Repeat the entries. Each one must match exactly.

Provided data Block Start

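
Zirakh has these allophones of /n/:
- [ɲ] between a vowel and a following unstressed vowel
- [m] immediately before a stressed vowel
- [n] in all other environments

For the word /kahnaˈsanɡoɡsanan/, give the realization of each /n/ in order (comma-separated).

Occurrence 1 (position 4): no conditioning environment matches → elsewhere allophone [n].
Occurrence 2 (position 8): no conditioning environment matches → elsewhere allophone [n].
Occurrence 3 (position 14): between a vowel and a following unstressed vowel → [ɲ].
Occurrence 4 (position 16): no conditioning environment matches → elsewhere allophone [n].

[n], [n], [ɲ], [n]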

Provided data Block End

▸ **Solved exercise**
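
Zirakh has these allophones of /n/:
- [ɲ] between a vowel and a following unstressed vowel
- [m] immediately before a stressed vowel
- [n] in all other environments

For the word /kahnaˈsanɡoɡsanan/, give the realization of each /n/ in order (comma-separated).

Occurrence 1 (position 4): no conditioning environment matches → elsewhere allophone [n].
Occurrence 2 (position 8): no conditioning environment matches → elsewhere allophone [n].
Occurrence 3 (position 14): between a vowel and a following unstressed vowel → [ɲ].
Occurrence 4 (position 16): no conditioning environment matches → elsewhere allophone [n].

[n], [n], [ɲ], [n]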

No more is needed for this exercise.